▶

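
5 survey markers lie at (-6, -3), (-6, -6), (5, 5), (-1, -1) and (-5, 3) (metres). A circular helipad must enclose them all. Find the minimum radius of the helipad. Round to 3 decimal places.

By Welzl's lemma the MEC is supported by two points (diametrically opposite) or three points (on a circumcircle).
The farthest pair is (-6, -6)–(5, 5) with squared distance 242. The circle on this segment as diameter has centre (-0.5, -0.5) and r² = 242/4 = 60.5.
Check (-6, -3): distance² to centre = 36.5 ≤ 60.5, so it lies inside.
All remaining points lie in this disk, and no smaller disk contains both endpoints, so this is the minimum enclosing circle.
r = √(60.5) ≈ 7.778.

7.778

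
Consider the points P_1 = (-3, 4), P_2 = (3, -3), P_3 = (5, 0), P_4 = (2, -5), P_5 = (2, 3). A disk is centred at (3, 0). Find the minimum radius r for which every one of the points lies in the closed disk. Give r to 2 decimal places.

The required radius is the distance from (3, 0) to the farthest point.
Squared distances: 52, 9, 4, 26, 10.
Maximum is 52, attained at P_1.
r = √52 ≈ 7.21.

7.21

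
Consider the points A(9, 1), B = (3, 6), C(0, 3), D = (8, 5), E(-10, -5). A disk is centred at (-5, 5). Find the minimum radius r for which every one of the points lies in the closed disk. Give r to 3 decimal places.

The required radius is the distance from (-5, 5) to the farthest point.
Squared distances: 212, 65, 29, 169, 125.
Maximum is 212, attained at A.
r = √212 ≈ 14.560.

14.560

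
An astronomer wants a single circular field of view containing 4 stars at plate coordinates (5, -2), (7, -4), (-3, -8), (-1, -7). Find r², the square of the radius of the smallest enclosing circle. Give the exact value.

29

A smallest enclosing disk is always determined by at most three of the input points on its boundary.
The farthest pair is (7, -4)–(-3, -8) with squared distance 116. The circle on this segment as diameter has centre (2, -6) and r² = 116/4 = 29.
Check (5, -2): distance² to centre = 25 ≤ 29, so it lies inside.
All remaining points lie in this disk, and no smaller disk contains both endpoints, so this is the minimum enclosing circle.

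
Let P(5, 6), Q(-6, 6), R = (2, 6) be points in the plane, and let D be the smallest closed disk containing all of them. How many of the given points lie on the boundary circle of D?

Side lengths²: PQ² = 121, PR² = 9, QR² = 64.
Since PQ² = 121 ≥ 64 + 9 = 73, the angle opposite PQ is not acute, so the smallest enclosing circle has PQ as diameter.
Centre = midpoint of PQ = (-0.5, 6), r² = 121/4 = 30.25.
The points at distance exactly r from the centre are P, Q — 2 points.

2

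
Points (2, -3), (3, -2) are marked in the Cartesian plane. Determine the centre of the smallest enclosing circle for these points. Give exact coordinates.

(2.5, -2.5)

The smallest circle enclosing two points has them as diameter endpoints.
Centre = midpoint = (2.5, -2.5); r² = |(2, -3)−(3, -2)|²/4 = 2/4 = 0.5.
Centre = (2.5, -2.5).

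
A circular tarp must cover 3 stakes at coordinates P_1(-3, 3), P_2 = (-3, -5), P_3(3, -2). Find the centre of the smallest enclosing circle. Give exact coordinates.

Side lengths²: P_1P_2² = 64, P_1P_3² = 61, P_2P_3² = 45.
Since P_1P_2² = 64 < 61 + 45 = 106, the triangle is acute, so the smallest enclosing circle is the circumcircle.
Circumcentre = (-1.25, -1), r² = 19.0625.
Centre = (-1.25, -1).

(-1.25, -1)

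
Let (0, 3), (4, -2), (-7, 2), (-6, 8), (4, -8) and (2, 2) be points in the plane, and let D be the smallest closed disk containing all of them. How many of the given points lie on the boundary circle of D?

The minimum enclosing circle of a finite set is fixed by two of the points (as a diameter) or three (as a circumcircle).
The farthest pair is (-6, 8)–(4, -8) with squared distance 356. The circle on this segment as diameter has centre (-1, 0) and r² = 356/4 = 89.
Check (0, 3): distance² to centre = 10 ≤ 89, so it lies inside.
All remaining points lie in this disk, and no smaller disk contains both endpoints, so this is the minimum enclosing circle.
The points at distance exactly r from the centre are (-6, 8), (4, -8) — 2 points.

2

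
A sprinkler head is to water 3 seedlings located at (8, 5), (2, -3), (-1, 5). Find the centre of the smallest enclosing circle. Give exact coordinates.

Call the three points A, B, C in the order given.
Side lengths²: AB² = 100, AC² = 81, BC² = 73.
Since AB² = 100 < 81 + 73 = 154, the triangle is acute, so the smallest enclosing circle is the circumcircle.
Circumcentre = (3.5, 2.125), r² = 28.515625.
Centre = (3.5, 2.125).

(3.5, 2.125)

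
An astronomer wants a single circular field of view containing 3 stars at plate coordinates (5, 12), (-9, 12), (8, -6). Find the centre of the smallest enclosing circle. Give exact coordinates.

Call the three points A, B, C in the order given.
Side lengths²: AB² = 196, AC² = 333, BC² = 613.
Since BC² = 613 ≥ 333 + 196 = 529, the angle opposite BC is not acute, so the smallest enclosing circle has BC as diameter.
Centre = midpoint of BC = (-0.5, 3), r² = 613/4 = 153.25.
Centre = (-0.5, 3).

(-0.5, 3)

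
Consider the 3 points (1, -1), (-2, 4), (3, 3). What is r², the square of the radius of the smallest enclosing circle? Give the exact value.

Call the three points A, B, C in the order given.
Side lengths²: AB² = 34, AC² = 20, BC² = 26.
Since AB² = 34 < 26 + 20 = 46, the triangle is acute, so the smallest enclosing circle is the circumcircle.
Circumcentre = (2/11, 21/11), r² = 1105/121.

1105/121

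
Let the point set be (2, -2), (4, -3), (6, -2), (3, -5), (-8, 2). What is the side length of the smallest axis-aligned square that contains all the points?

The bounding box has width 14 and height 7.
An axis-aligned square enclosing the set must have side ≥ max(width, height).
So the minimum side is max(14, 7) = 14.

14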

◀

**DIRECTIONS**
Print out every record again, exactly and in full.

**OUTPUT FOR THIS EXERCISE**
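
5 survey markers lie at (-6, -3), (-6, -6), (5, 5), (-1, -1) and (-5, 3) (metres). A circular helipad must enclose them all. Find the minimum radius of the helipad. Round to 3 decimal places.

By Welzl's lemma the MEC is supported by two points (diametrically opposite) or three points (on a circumcircle).
The farthest pair is (-6, -6)–(5, 5) with squared distance 242. The circle on this segment as diameter has centre (-0.5, -0.5) and r² = 242/4 = 60.5.
Check (-6, -3): distance² to centre = 36.5 ≤ 60.5, so it lies inside.
All remaining points lie in this disk, and no smaller disk contains both endpoints, so this is the minimum enclosing circle.
r = √(60.5) ≈ 7.778.

7.778

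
Consider the points P_1 = (-3, 4), P_2 = (3, -3), P_3 = (5, 0), P_4 = (2, -5), P_5 = (2, 3). A disk is centred at (3, 0). Find the minimum radius r for which every one of the points lies in the closed disk. Give r to 2 decimal places.

The required radius is the distance from (3, 0) to the farthest point.
Squared distances: 52, 9, 4, 26, 10.
Maximum is 52, attained at P_1.
r = √52 ≈ 7.21.

7.21

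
Consider the points A(9, 1), B = (3, 6), C(0, 3), D = (8, 5), E(-10, -5). A disk is centred at (-5, 5). Find the minimum radius r for which every one of the points lies in the closed disk. Give r to 3 decimal places.

The required radius is the distance from (-5, 5) to the farthest point.
Squared distances: 212, 65, 29, 169, 125.
Maximum is 212, attained at A.
r = √212 ≈ 14.560.

14.560

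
An astronomer wants a single circular field of view containing 4 stars at plate coordinates (5, -2), (7, -4), (-3, -8), (-1, -7). Find r², the square of the radius of the smallest enclosing circle. Give the exact value.

29

A smallest enclosing disk is always determined by at most three of the input points on its boundary.
The farthest pair is (7, -4)–(-3, -8) with squared distance 116. The circle on this segment as diameter has centre (2, -6) and r² = 116/4 = 29.
Check (5, -2): distance² to centre = 25 ≤ 29, so it lies inside.
All remaining points lie in this disk, and no smaller disk contains both endpoints, so this is the minimum enclosing circle.

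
Let P(5, 6), Q(-6, 6), R = (2, 6) be points in the plane, and let D be the smallest closed disk containing all of them. How many of the given points lie on the boundary circle of D?

Side lengths²: PQ² = 121, PR² = 9, QR² = 64.
Since PQ² = 121 ≥ 64 + 9 = 73, the angle opposite PQ is not acute, so the smallest enclosing circle has PQ as diameter.
Centre = midpoint of PQ = (-0.5, 6), r² = 121/4 = 30.25.
The points at distance exactly r from the centre are P, Q — 2 points.

2

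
Points (2, -3), (3, -2) are marked in the Cartesian plane. Determine the centre of the smallest enclosing circle for these points. Give exact coordinates.

(2.5, -2.5)

The smallest circle enclosing two points has them as diameter endpoints.
Centre = midpoint = (2.5, -2.5); r² = |(2, -3)−(3, -2)|²/4 = 2/4 = 0.5.
Centre = (2.5, -2.5).

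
A circular tarp must cover 3 stakes at coordinates P_1(-3, 3), P_2 = (-3, -5), P_3(3, -2). Find the centre of the smallest enclosing circle. Give exact coordinates.

Side lengths²: P_1P_2² = 64, P_1P_3² = 61, P_2P_3² = 45.
Since P_1P_2² = 64 < 61 + 45 = 106, the triangle is acute, so the smallest enclosing circle is the circumcircle.
Circumcentre = (-1.25, -1), r² = 19.0625.
Centre = (-1.25, -1).

(-1.25, -1)

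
Let (0, 3), (4, -2), (-7, 2), (-6, 8), (4, -8) and (2, 2) be points in the plane, and let D be the smallest closed disk containing all of them. How many of the given points lie on the boundary circle of D?

The minimum enclosing circle of a finite set is fixed by two of the points (as a diameter) or three (as a circumcircle).
The farthest pair is (-6, 8)–(4, -8) with squared distance 356. The circle on this segment as diameter has centre (-1, 0) and r² = 356/4 = 89.
Check (0, 3): distance² to centre = 10 ≤ 89, so it lies inside.
All remaining points lie in this disk, and no smaller disk contains both endpoints, so this is the minimum enclosing circle.
The points at distance exactly r from the centre are (-6, 8), (4, -8) — 2 points.

2

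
A sprinkler head is to water 3 seedlings located at (8, 5), (2, -3), (-1, 5). Find the centre of the smallest enclosing circle. Give exact coordinates.

Call the three points A, B, C in the order given.
Side lengths²: AB² = 100, AC² = 81, BC² = 73.
Since AB² = 100 < 81 + 73 = 154, the triangle is acute, so the smallest enclosing circle is the circumcircle.
Circumcentre = (3.5, 2.125), r² = 28.515625.
Centre = (3.5, 2.125).

(3.5, 2.125)

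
An astronomer wants a single circular field of view containing 3 stars at plate coordinates (5, 12), (-9, 12), (8, -6). Find the centre of the smallest enclosing circle. Give exact coordinates.

Call the three points A, B, C in the order given.
Side lengths²: AB² = 196, AC² = 333, BC² = 613.
Since BC² = 613 ≥ 333 + 196 = 529, the angle opposite BC is not acute, so the smallest enclosing circle has BC as diameter.
Centre = midpoint of BC = (-0.5, 3), r² = 613/4 = 153.25.
Centre = (-0.5, 3).

(-0.5, 3)

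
Consider the 3 points (1, -1), (-2, 4), (3, 3). What is r², the square of the radius of the smallest enclosing circle? Give the exact value.

Call the three points A, B, C in the order given.
Side lengths²: AB² = 34, AC² = 20, BC² = 26.
Since AB² = 34 < 26 + 20 = 46, the triangle is acute, so the smallest enclosing circle is the circumcircle.
Circumcentre = (2/11, 21/11), r² = 1105/121.

1105/121

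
Let the point set be (2, -2), (4, -3), (6, -2), (3, -5), (-8, 2). What is the side length of the smallest axis-aligned square that contains all the points?

The bounding box has width 14 and height 7.
An axis-aligned square enclosing the set must have side ≥ max(width, height).
So the minimum side is max(14, 7) = 14.

14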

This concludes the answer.